▶ Exercise prompt: Take the material below and output exactly the run of lines from the one containing "[1] O(countersign_complaint ⊃" down to the one containing "[10] O(~release_detainee ⊃", with both included.

BEGIN

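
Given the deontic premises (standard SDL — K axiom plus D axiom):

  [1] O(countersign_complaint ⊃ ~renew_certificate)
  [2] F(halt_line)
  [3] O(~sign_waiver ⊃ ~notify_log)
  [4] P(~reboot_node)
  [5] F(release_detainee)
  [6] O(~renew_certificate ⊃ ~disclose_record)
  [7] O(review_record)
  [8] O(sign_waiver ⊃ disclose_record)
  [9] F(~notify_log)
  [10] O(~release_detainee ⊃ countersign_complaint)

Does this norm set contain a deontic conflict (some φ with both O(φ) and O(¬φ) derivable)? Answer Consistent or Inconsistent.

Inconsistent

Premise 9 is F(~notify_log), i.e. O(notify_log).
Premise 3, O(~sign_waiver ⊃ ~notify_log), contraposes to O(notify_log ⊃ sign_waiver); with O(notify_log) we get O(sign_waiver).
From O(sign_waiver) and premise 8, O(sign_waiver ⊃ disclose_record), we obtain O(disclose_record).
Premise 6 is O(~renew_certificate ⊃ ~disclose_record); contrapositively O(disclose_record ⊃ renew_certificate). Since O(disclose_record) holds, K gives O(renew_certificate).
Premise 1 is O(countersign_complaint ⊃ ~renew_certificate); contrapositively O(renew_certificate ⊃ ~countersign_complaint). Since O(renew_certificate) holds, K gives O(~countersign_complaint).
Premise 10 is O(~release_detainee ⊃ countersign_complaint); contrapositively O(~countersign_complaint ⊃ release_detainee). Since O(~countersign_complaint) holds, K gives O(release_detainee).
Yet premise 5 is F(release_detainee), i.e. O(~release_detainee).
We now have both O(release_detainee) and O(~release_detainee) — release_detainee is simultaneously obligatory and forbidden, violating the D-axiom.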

END

▶ Answer box:
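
  [1] O(countersign_complaint ⊃ ~renew_certificate)
  [2] F(halt_line)
  [3] O(~sign_waiver ⊃ ~notify_log)
  [4] P(~reboot_node)
  [5] F(release_detainee)
  [6] O(~renew_certificate ⊃ ~disclose_record)
  [7] O(review_record)
  [8] O(sign_waiver ⊃ disclose_record)
  [9] F(~notify_log)
  [10] O(~release_detainee ⊃ countersign_complaint)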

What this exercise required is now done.